Stored data:
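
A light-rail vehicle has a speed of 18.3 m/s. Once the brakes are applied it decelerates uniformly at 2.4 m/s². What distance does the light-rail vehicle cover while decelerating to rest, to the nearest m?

Braking distance = v²/(2a) = 18.3000² / (2 × 2.400) = 334.890 / 4.800 = 69.769 m.

Braking distance ≈ 70 m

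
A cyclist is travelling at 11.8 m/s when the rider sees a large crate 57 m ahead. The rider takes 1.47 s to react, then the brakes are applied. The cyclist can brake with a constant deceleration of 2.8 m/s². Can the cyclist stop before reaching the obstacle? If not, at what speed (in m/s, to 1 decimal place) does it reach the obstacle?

Yes — it stops about 14.8 m short of the obstacle, so it never reaches it

Reaction distance = 11.8000 × 1.47 = 17.346 m.
Braking distance = v²/(2a) = 139.240 / 5.600 = 24.864 m.
Total stopping distance = 17.346 + 24.864 = 42.210 m, vs 57 m available — it stops with 57 − 42.210 = 14.790 m to spare.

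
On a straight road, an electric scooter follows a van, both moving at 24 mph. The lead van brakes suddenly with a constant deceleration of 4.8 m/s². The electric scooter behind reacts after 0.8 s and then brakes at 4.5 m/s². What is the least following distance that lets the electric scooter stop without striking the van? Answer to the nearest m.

24 mph × 0.44704 = 10.7290 m/s.
Leader travels v²/(2a_L) = 115.111 / 9.600 = 11.991 m before stopping.
Follower covers v·t_r = 10.7290 × 0.8 = 8.583 m while reacting, then v²/(2a_F) = 115.111 / 9.000 = 12.790 m while braking, for a total of 8.583 + 12.790 = 21.373 m.
Since a_F ≤ a_L and the follower starts braking later, the follower is never slower than the leader, so the closest approach is when both have stopped.
Minimum gap = 21.373 − 11.991 = 9.382 m.

Minimum gap ≈ 9 m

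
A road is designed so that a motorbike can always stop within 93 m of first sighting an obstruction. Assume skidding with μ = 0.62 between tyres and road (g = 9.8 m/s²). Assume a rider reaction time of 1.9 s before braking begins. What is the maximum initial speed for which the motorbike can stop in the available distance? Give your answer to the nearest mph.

Maximum speed ≈ 54 mph

a = μg = 0.62 × 9.8 = 6.076 m/s².
Stopping distance: v·t_r + v²/(2a) = 93 with t_r = 1.9 s and a = 6.076 m/s².
So v² + 23.089 v − 1130.14 = 0.
Positive root: v = −a·t_r + √((a·t_r)² + 2a·d) = −11.544 + √(133.264 + 1130.14) = 24.0004 m/s.
24.0004 m/s ÷ 0.44704 = 53.687 mph.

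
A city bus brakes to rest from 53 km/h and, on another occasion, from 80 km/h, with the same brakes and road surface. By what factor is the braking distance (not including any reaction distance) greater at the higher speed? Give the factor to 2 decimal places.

Factor ≈ 2.28

Braking distance d = v²/(2a), so with a fixed, d ∝ v².
Factor = (80/53)² = 1.5094² = 2.2783.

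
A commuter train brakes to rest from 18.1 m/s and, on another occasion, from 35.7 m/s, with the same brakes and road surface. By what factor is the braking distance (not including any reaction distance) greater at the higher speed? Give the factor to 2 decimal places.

Braking distance d = v²/(2a), so with a fixed, d ∝ v².
Factor = (35.7/18.1)² = 1.9724² = 3.8904.

Factor ≈ 3.89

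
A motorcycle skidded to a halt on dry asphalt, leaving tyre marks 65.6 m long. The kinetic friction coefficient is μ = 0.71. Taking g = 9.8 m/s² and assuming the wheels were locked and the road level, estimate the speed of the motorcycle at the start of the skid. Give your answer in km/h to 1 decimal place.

Initial speed ≈ 108.8 km/h

Deceleration a = μg = 0.71 × 9.8 = 6.958 m/s².
v = √(2a·d) = √(2 × 6.958 × 65.6) = √912.890 = 30.2141 m/s.
= 30.2141 × 3.6 = 108.771 km/h.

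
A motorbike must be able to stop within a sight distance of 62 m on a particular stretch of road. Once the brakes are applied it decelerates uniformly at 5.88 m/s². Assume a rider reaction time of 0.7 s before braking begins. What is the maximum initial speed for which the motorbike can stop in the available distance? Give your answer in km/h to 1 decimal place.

Stopping distance: v·t_r + v²/(2a) = 62 with t_r = 0.7 s and a = 5.880 m/s².
So v² + 8.232 v − 729.12 = 0.
Positive root: v = −a·t_r + √((a·t_r)² + 2a·d) = −4.116 + √(16.941 + 729.12) = 23.1981 m/s.
23.1981 m/s × 3.6 = 83.513 km/h.

Maximum speed ≈ 83.5 km/h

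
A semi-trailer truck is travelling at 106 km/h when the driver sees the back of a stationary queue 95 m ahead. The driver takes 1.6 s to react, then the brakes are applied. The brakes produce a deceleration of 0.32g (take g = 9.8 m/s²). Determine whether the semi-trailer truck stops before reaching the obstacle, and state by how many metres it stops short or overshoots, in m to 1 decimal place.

No — it overshoots by 90.3 m

106 km/h ÷ 3.6 = 29.4444 m/s.
a = 0.32 × 9.8 = 3.136 m/s².
Reaction distance = 29.4444 × 1.6 = 47.111 m.
Braking distance = v²/(2a) = 866.973 / 6.272 = 138.229 m.
Total stopping distance = 47.111 + 138.229 = 185.340 m, vs 95 m available — it cannot stop in time and overshoots by 185.340 − 95 = 90.340 m.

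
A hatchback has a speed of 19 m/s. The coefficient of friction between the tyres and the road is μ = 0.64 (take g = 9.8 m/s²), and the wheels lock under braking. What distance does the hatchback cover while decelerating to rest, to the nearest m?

Braking distance ≈ 29 m

a = μg = 0.64 × 9.8 = 6.272 m/s².
Braking distance = v²/(2a) = 19.0000² / (2 × 6.272) = 361.000 / 12.544 = 28.779 m.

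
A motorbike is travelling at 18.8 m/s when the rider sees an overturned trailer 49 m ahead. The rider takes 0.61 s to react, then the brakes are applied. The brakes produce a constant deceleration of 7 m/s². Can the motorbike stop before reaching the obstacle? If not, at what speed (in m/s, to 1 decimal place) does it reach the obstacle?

Reaction distance = 18.8000 × 0.61 = 11.468 m.
Braking distance = v²/(2a) = 353.440 / 14.000 = 25.246 m.
Total stopping distance = 11.468 + 25.246 = 36.714 m, vs 49 m available — it stops with 49 − 36.714 = 12.286 m to spare.

Yes — it stops about 12.3 m short of the obstacle, so it never reaches it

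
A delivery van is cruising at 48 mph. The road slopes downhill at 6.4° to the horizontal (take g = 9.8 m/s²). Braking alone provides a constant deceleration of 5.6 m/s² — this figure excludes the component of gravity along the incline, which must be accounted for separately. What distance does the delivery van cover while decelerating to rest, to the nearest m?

48 mph × 0.44704 = 21.4579 m/s.
Gravity along the downhill slope reduces the braking deceleration: a_eff = 5.600 − 9.8·sin 6.4° = 5.600 − 1.092 = 4.508 m/s².
Braking distance = v²/(2a) = 21.4579² / (2 × 4.508) = 460.441 / 9.016 = 51.069 m.

Braking distance ≈ 51 m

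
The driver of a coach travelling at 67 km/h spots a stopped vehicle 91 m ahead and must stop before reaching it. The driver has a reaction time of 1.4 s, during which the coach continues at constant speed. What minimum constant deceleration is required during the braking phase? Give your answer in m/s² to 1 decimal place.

Required deceleration ≈ 2.7 m/s²

67 km/h ÷ 3.6 = 18.6111 m/s.
Distance covered during reaction = 18.6111 × 1.4 = 26.056 m.
Distance available for braking: 91 − 26.056 = 64.944 m.
v² = 2a·d ⇒ a = v²/(2d) = 18.6111² / (2 × 64.944) = 346.373 / 129.888 = 2.6667 m/s².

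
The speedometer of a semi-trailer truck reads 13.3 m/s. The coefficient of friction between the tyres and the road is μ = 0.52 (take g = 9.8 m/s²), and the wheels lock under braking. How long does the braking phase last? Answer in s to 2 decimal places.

Braking time ≈ 2.61 s

a = μg = 0.52 × 9.8 = 5.096 m/s².
Braking time = v/a = 13.3000 / 5.096 = 2.610 s.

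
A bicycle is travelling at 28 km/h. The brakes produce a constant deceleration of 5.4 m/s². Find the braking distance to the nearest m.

Braking distance ≈ 6 m

28 km/h ÷ 3.6 = 7.7778 m/s.
Braking distance = v²/(2a) = 7.7778² / (2 × 5.400) = 60.494 / 10.800 = 5.601 m.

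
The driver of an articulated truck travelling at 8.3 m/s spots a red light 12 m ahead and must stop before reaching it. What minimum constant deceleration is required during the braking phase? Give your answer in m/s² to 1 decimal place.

v² = 2a·d ⇒ a = v²/(2d) = 8.3000² / (2 × 12.000) = 68.890 / 24.000 = 2.8704 m/s².

Required deceleration ≈ 2.9 m/s²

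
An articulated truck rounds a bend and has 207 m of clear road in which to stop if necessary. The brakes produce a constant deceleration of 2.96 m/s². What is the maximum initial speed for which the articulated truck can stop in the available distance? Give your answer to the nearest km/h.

v²/(2a) = d ⇒ v = √(2 × 2.960 × 207) = √1225.44 = 35.0063 m/s.
35.0063 m/s × 3.6 = 126.023 km/h.

Maximum speed ≈ 126 km/h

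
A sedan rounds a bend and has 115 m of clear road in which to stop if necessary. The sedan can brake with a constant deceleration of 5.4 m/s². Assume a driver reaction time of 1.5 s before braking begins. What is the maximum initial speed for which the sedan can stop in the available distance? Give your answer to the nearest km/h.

Stopping distance: v·t_r + v²/(2a) = 115 with t_r = 1.5 s and a = 5.400 m/s².
So v² + 16.200 v − 1242.00 = 0.
Positive root: v = −a·t_r + √((a·t_r)² + 2a·d) = −8.100 + √(65.610 + 1242.00) = 28.0609 m/s.
28.0609 m/s × 3.6 = 101.019 km/h.

Maximum speed ≈ 101 km/h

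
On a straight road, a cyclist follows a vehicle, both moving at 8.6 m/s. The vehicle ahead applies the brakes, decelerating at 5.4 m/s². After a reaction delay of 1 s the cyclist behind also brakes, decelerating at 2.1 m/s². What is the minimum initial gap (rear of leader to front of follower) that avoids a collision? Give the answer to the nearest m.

Leader travels v²/(2a_L) = 73.960 / 10.800 = 6.848 m before stopping.
Follower covers v·t_r = 8.6000 × 1 = 8.600 m while reacting, then v²/(2a_F) = 73.960 / 4.200 = 17.610 m while braking, for a total of 8.600 + 17.610 = 26.210 m.
Since a_F ≤ a_L and the follower starts braking later, the follower is never slower than the leader, so the closest approach is when both have stopped.
Minimum gap = 26.210 − 6.848 = 19.362 m.

Minimum gap ≈ 19 m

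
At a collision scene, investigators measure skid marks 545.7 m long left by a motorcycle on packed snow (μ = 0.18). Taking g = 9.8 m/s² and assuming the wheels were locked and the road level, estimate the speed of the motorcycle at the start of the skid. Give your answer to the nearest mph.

Deceleration a = μg = 0.18 × 9.8 = 1.764 m/s².
v = √(2a·d) = √(2 × 1.764 × 545.7) = √1925.230 = 43.8774 m/s.
= 43.8774 ÷ 0.44704 = 98.151 mph.

Initial speed ≈ 98 mph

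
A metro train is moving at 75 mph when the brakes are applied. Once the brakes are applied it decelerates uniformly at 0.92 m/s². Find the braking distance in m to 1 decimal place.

75 mph × 0.44704 = 33.5280 m/s.
Braking distance = v²/(2a) = 33.5280² / (2 × 0.920) = 1124.127 / 1.840 = 610.939 m.

Braking distance ≈ 610.9 m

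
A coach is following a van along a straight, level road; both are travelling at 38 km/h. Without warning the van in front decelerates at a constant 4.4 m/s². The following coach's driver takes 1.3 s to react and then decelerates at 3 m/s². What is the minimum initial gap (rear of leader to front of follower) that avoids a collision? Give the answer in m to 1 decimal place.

38 km/h ÷ 3.6 = 10.5556 m/s.
Leader travels v²/(2a_L) = 111.421 / 8.800 = 12.661 m before stopping.
Follower covers v·t_r = 10.5556 × 1.3 = 13.722 m while reacting, then v²/(2a_F) = 111.421 / 6.000 = 18.570 m while braking, for a total of 13.722 + 18.570 = 32.292 m.
Since a_F ≤ a_L and the follower starts braking later, the follower is never slower than the leader, so the closest approach is when both have stopped.
Minimum gap = 32.292 − 12.661 = 19.631 m.

Minimum gap ≈ 19.6 m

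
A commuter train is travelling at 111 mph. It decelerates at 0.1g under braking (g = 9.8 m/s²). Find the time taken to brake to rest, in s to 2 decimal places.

111 mph × 0.44704 = 49.6214 m/s.
a = 0.1 × 9.8 = 0.980 m/s².
Braking time = v/a = 49.6214 / 0.980 = 50.634 s.

Braking time ≈ 50.63 s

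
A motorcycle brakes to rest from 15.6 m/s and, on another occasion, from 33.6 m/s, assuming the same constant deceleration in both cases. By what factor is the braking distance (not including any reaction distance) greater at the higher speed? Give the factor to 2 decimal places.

Braking distance d = v²/(2a), so with a fixed, d ∝ v².
Factor = (33.6/15.6)² = 2.1538² = 4.6389.

Factor ≈ 4.64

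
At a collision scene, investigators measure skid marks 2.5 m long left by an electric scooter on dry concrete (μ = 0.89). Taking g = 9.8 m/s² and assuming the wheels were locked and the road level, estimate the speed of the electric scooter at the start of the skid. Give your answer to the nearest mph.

Initial speed ≈ 15 mph

Deceleration a = μg = 0.89 × 9.8 = 8.722 m/s².
v = √(2a·d) = √(2 × 8.722 × 2.5) = √43.610 = 6.6038 m/s.
= 6.6038 ÷ 0.44704 = 14.772 mph.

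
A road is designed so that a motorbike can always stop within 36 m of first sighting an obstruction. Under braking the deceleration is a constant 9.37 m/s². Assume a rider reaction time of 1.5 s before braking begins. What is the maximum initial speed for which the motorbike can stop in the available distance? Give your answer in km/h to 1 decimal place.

Maximum speed ≈ 55.7 km/h

Stopping distance: v·t_r + v²/(2a) = 36 with t_r = 1.5 s and a = 9.370 m/s².
So v² + 28.110 v − 674.64 = 0.
Positive root: v = −a·t_r + √((a·t_r)² + 2a·d) = −14.055 + √(197.543 + 674.64) = 15.4777 m/s.
15.4777 m/s × 3.6 = 55.720 km/h.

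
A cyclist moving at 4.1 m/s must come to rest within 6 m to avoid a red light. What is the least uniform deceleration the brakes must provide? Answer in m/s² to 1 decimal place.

v² = 2a·d ⇒ a = v²/(2d) = 4.1000² / (2 × 6.000) = 16.810 / 12.000 = 1.4008 m/s².

Required deceleration ≈ 1.4 m/s²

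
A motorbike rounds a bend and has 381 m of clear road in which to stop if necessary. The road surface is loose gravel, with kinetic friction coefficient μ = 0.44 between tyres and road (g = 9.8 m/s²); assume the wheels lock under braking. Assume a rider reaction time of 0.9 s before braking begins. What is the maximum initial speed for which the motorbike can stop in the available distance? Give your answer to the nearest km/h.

a = μg = 0.44 × 9.8 = 4.312 m/s².
Stopping distance: v·t_r + v²/(2a) = 381 with t_r = 0.9 s and a = 4.312 m/s².
So v² + 7.762 v − 3285.74 = 0.
Positive root: v = −a·t_r + √((a·t_r)² + 2a·d) = −3.881 + √(15.062 + 3285.74) = 53.5716 m/s.
53.5716 m/s × 3.6 = 192.858 km/h.

Maximum speed ≈ 193 km/h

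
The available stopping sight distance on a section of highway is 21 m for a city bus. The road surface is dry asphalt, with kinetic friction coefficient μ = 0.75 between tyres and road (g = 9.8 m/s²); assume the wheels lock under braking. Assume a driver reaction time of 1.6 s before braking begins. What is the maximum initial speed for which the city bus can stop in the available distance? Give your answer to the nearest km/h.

a = μg = 0.75 × 9.8 = 7.350 m/s².
Stopping distance: v·t_r + v²/(2a) = 21 with t_r = 1.6 s and a = 7.350 m/s².
So v² + 23.520 v − 308.70 = 0.
Positive root: v = −a·t_r + √((a·t_r)² + 2a·d) = −11.760 + √(138.298 + 308.70) = 9.3823 m/s.
9.3823 m/s × 3.6 = 33.776 km/h.

Maximum speed ≈ 34 km/h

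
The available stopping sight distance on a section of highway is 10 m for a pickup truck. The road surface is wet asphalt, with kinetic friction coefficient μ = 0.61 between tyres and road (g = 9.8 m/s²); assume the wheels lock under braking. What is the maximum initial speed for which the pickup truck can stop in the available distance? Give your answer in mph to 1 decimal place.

Maximum speed ≈ 24.5 mph

a = μg = 0.61 × 9.8 = 5.978 m/s².
v²/(2a) = d ⇒ v = √(2 × 5.978 × 10) = √119.56 = 10.9343 m/s.
10.9343 m/s ÷ 0.44704 = 24.459 mph.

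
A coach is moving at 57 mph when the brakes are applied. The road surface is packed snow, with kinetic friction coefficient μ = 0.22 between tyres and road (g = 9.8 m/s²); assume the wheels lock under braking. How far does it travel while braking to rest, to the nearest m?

Braking distance ≈ 151 m

57 mph × 0.44704 = 25.4813 m/s.
a = μg = 0.22 × 9.8 = 2.156 m/s².
Braking distance = v²/(2a) = 25.4813² / (2 × 2.156) = 649.297 / 4.312 = 150.579 m.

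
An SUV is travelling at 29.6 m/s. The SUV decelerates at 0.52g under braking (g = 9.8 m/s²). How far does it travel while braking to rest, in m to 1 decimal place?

a = 0.52 × 9.8 = 5.096 m/s².
Braking distance = v²/(2a) = 29.6000² / (2 × 5.096) = 876.160 / 10.192 = 85.965 m.

Braking distance ≈ 86.0 m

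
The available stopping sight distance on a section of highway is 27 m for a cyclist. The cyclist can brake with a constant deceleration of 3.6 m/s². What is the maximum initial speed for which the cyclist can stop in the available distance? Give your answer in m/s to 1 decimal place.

v²/(2a) = d ⇒ v = √(2 × 3.600 × 27) = √194.40 = 13.9427 m/s.

Maximum speed ≈ 13.9 m/s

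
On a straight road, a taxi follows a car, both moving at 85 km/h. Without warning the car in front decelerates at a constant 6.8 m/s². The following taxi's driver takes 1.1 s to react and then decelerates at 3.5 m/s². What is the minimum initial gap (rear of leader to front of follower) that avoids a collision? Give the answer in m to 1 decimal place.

85 km/h ÷ 3.6 = 23.6111 m/s.
Leader travels v²/(2a_L) = 557.484 / 13.600 = 40.991 m before stopping.
Follower covers v·t_r = 23.6111 × 1.1 = 25.972 m while reacting, then v²/(2a_F) = 557.484 / 7.000 = 79.641 m while braking, for a total of 25.972 + 79.641 = 105.613 m.
Since a_F ≤ a_L and the follower starts braking later, the follower is never slower than the leader, so the closest approach is when both have stopped.
Minimum gap = 105.613 − 40.991 = 64.622 m.

Minimum gap ≈ 64.6 m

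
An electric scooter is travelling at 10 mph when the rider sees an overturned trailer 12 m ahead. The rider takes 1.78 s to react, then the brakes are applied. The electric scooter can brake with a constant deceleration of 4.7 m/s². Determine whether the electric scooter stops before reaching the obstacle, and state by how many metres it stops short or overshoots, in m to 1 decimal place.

Yes — it stops 1.9 m short of the obstacle

10 mph × 0.44704 = 4.4704 m/s.
Reaction distance = 4.4704 × 1.78 = 7.957 m.
Braking distance = v²/(2a) = 19.984 / 9.400 = 2.126 m.
Total stopping distance = 7.957 + 2.126 = 10.083 m, vs 12 m available — it stops with 12 − 10.083 = 1.917 m to spare.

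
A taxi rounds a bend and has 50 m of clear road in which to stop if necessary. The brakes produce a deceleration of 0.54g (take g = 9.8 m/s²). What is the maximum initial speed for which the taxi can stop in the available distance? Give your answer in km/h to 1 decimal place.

Maximum speed ≈ 82.8 km/h

a = 0.54 × 9.8 = 5.292 m/s².
v²/(2a) = d ⇒ v = √(2 × 5.292 × 50) = √529.20 = 23.0043 m/s.
23.0043 m/s × 3.6 = 82.815 km/h.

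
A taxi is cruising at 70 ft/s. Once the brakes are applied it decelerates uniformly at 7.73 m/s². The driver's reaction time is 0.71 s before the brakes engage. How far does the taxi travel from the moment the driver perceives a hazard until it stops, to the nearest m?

Total stopping distance ≈ 45 m

70 ft/s × 0.3048 = 21.3360 m/s.
Reaction distance = v·t_r = 21.3360 × 0.71 = 15.149 m.
Braking distance = v²/(2a) = 21.3360² / (2 × 7.730) = 455.225 / 15.460 = 29.445 m.
Total = 15.149 + 29.445 = 44.594 m.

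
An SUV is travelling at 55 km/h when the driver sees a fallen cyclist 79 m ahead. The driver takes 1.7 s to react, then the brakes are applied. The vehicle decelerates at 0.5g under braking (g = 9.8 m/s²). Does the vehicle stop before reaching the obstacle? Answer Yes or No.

Yes

55 km/h ÷ 3.6 = 15.2778 m/s.
a = 0.5 × 9.8 = 4.900 m/s².
Reaction distance = 15.2778 × 1.7 = 25.972 m.
Braking distance = v²/(2a) = 233.411 / 9.800 = 23.817 m.
Total stopping distance = 25.972 + 23.817 = 49.789 m, vs 79 m available — it stops with 79 − 49.789 = 29.211 m to spare.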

#### Exercise requirements
Retype exactly, and only, the lines that run from the one with "A taxi is cruising" through the final line of the entries.

#### Problem solution
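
A taxi is cruising at 70 ft/s. Once the brakes are applied it decelerates uniformly at 7.73 m/s². The driver's reaction time is 0.71 s before the brakes engage. How far does the taxi travel from the moment the driver perceives a hazard until it stops, to the nearest m?

Total stopping distance ≈ 45 m

70 ft/s × 0.3048 = 21.3360 m/s.
Reaction distance = v·t_r = 21.3360 × 0.71 = 15.149 m.
Braking distance = v²/(2a) = 21.3360² / (2 × 7.730) = 455.225 / 15.460 = 29.445 m.
Total = 15.149 + 29.445 = 44.594 m.

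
An SUV is travelling at 55 km/h when the driver sees a fallen cyclist 79 m ahead. The driver takes 1.7 s to react, then the brakes are applied. The vehicle decelerates at 0.5g under braking (g = 9.8 m/s²). Does the vehicle stop before reaching the obstacle? Answer Yes or No.

Yes

55 km/h ÷ 3.6 = 15.2778 m/s.
a = 0.5 × 9.8 = 4.900 m/s².
Reaction distance = 15.2778 × 1.7 = 25.972 m.
Braking distance = v²/(2a) = 233.411 / 9.800 = 23.817 m.
Total stopping distance = 25.972 + 23.817 = 49.789 m, vs 79 m available — it stops with 79 − 49.789 = 29.211 m to spare.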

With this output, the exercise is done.